[Opening INFORMATION GIVEN section]

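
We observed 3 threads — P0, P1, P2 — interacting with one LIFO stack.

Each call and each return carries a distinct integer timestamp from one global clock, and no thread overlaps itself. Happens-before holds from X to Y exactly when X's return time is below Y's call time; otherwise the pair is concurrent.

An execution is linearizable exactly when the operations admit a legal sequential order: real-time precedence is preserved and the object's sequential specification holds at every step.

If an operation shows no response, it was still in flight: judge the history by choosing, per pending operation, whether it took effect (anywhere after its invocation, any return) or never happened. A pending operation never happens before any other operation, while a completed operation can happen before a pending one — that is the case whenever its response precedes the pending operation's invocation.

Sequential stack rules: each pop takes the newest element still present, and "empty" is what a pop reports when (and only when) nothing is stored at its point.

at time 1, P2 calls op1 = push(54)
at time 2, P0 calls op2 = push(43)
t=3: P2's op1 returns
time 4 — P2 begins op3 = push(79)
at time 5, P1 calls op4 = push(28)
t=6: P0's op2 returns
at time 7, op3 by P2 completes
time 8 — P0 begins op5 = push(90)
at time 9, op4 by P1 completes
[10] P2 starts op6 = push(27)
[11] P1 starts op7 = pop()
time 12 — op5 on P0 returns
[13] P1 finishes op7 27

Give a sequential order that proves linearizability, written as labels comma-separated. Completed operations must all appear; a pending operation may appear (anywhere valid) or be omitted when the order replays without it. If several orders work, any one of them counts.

op1, op2, op3, op4, op5, op6, op7

1. op1 push(54), leaving stack <54>
2. op2 push(43), leaving stack <54,43>
3. op3 push(79), leaving stack <54,43,79>
4. op4 push(28), leaving stack <54,43,79,28>
5. op5 push(90), leaving stack <54,43,79,28,90>
6. op6 push(27) (pending, included), leaving stack <54,43,79,28,90,27>
7. op7 pop() → 27, leaving stack <54,43,79,28,90>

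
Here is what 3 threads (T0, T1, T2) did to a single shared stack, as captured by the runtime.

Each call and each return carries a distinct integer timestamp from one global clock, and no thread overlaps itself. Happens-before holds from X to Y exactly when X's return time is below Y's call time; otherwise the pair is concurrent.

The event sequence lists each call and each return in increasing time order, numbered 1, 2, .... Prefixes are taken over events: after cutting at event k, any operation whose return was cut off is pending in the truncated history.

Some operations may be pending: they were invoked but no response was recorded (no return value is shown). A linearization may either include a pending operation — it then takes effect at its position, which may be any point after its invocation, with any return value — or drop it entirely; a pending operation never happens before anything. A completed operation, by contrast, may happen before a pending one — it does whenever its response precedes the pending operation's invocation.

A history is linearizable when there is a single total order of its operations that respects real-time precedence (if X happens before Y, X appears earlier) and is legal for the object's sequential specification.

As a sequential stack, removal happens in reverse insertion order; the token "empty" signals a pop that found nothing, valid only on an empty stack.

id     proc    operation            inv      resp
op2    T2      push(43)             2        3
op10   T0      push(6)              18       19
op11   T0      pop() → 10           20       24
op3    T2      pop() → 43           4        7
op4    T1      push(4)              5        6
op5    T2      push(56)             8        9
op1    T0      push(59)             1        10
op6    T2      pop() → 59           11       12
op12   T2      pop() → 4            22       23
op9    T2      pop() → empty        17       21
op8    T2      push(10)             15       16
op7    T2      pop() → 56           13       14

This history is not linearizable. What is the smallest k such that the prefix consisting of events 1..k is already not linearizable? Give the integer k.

events 1..20 are still linearizable — one witness is op2, op3, op4, op5, op1, op6, op7, op8, op9, op10:
step 1: op2 push(43) — stack <43>
step 2: op3 pop() → 43 — stack <>
step 3: op4 push(4) — stack <4>
step 4: op5 push(56) — stack <4,56>
step 5: op1 push(59) — stack <4,56,59>
step 6: op6 pop() → 59 — stack <4,56>
step 7: op7 pop() → 56 — stack <4>
step 8: op8 push(10) — stack <4,10>
step 9: op9 pop() (pending, included) — stack <4>
step 10: op10 push(6) — stack <4,6>
at event 21 (op9's time-21 response) nothing linearizes any more
including or dropping the 1 pending operation (op11) in any combination fails
one such order, op1, op2, op3, op4, op5, op6, op7, op8, op9, op10 (pending dropped), breaks at step 6 where op6 pop() → 59 is illegal
one such order, op1, op2, op3, op4, op5, op6, op7, op8, op10, op9 (pending dropped), breaks at step 6 where op6 pop() → 59 is illegal

21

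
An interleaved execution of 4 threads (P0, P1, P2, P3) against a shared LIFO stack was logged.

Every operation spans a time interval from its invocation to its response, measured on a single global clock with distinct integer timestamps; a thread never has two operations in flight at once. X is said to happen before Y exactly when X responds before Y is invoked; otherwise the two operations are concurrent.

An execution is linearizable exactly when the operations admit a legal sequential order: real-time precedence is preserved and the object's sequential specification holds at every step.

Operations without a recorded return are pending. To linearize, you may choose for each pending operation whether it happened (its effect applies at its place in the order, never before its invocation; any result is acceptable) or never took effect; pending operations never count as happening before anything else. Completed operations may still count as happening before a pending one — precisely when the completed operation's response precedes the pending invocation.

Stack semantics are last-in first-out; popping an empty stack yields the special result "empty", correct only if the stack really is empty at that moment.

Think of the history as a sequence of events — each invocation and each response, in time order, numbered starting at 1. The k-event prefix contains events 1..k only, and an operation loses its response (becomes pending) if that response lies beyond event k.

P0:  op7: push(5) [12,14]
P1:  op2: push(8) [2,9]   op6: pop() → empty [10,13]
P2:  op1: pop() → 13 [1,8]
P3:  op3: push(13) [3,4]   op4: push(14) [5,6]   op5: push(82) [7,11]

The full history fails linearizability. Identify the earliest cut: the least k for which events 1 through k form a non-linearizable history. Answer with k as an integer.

one valid order for events 1..12 is op2, op3, op1, op4, op5:
after step 1 (op2 push(8)): stack <8>
after step 2 (op3 push(13)): stack <8,13>
after step 3 (op1 pop() → 13): stack <8>
after step 4 (op4 push(14)): stack <8,14>
after step 5 (op5 push(82)): stack <8,14,82>
adding event 13 (op6 responds at 13) leaves no legal real-time order
no escape via the 1 pending operation (op7): every completion choice fails
one such order, op1, op2, op3, op4, op5, op6 (pending dropped), breaks at step 1 where op1 pop() → 13 is illegal
one such order, op1, op2, op3, op4, op6, op5 (pending dropped), breaks at step 1 where op1 pop() → 13 is illegal

13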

[Closing INFORMATION GIVEN section]

**BRIEF**
Of all the entries above, retype exactly the lines from the line with "Here is what" to the line with "The event sequence", both included, and no others.

**RESULT FOR THIS TASK**
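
Here is what 3 threads (T0, T1, T2) did to a single shared stack, as captured by the runtime.

Each call and each return carries a distinct integer timestamp from one global clock, and no thread overlaps itself. Happens-before holds from X to Y exactly when X's return time is below Y's call time; otherwise the pair is concurrent.

The event sequence lists each call and each return in increasing time order, numbered 1, 2, .... Prefixes are taken over events: after cutting at event k, any operation whose return was cut off is pending in the truncated history.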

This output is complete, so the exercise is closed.